TASK DESCRIPTION:
Set down all of the lines below exactly as they are given.
-=-=-
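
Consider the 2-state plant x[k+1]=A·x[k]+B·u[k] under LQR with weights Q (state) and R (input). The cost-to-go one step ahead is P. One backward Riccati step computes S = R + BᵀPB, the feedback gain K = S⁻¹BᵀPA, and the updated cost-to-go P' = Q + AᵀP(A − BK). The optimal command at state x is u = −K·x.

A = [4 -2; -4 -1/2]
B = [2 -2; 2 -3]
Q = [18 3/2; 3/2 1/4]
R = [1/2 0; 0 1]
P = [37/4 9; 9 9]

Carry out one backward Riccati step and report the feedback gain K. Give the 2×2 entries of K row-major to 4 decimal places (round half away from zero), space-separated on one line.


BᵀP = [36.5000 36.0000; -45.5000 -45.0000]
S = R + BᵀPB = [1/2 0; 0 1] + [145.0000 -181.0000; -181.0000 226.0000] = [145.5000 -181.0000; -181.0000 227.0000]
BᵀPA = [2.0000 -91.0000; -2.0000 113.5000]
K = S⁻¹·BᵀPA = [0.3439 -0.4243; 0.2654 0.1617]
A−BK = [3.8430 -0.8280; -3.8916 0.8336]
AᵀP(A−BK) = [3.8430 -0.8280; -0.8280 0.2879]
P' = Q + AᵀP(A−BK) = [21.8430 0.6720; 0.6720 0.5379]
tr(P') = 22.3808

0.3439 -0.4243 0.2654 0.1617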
-=-=-
WRITTEN ANSWER:
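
Consider the 2-state plant x[k+1]=A·x[k]+B·u[k] under LQR with weights Q (state) and R (input). The cost-to-go one step ahead is P. One backward Riccati step computes S = R + BᵀPB, the feedback gain K = S⁻¹BᵀPA, and the updated cost-to-go P' = Q + AᵀP(A − BK). The optimal command at state x is u = −K·x.

A = [4 -2; -4 -1/2]
B = [2 -2; 2 -3]
Q = [18 3/2; 3/2 1/4]
R = [1/2 0; 0 1]
P = [37/4 9; 9 9]

Carry out one backward Riccati step and report the feedback gain K. Give the 2×2 entries of K row-major to 4 decimal places (round half away from zero), space-separated on one line.


BᵀP = [36.5000 36.0000; -45.5000 -45.0000]
S = R + BᵀPB = [1/2 0; 0 1] + [145.0000 -181.0000; -181.0000 226.0000] = [145.5000 -181.0000; -181.0000 227.0000]
BᵀPA = [2.0000 -91.0000; -2.0000 113.5000]
K = S⁻¹·BᵀPA = [0.3439 -0.4243; 0.2654 0.1617]
A−BK = [3.8430 -0.8280; -3.8916 0.8336]
AᵀP(A−BK) = [3.8430 -0.8280; -0.8280 0.2879]
P' = Q + AᵀP(A−BK) = [21.8430 0.6720; 0.6720 0.5379]
tr(P') = 22.3808

0.3439 -0.4243 0.2654 0.1617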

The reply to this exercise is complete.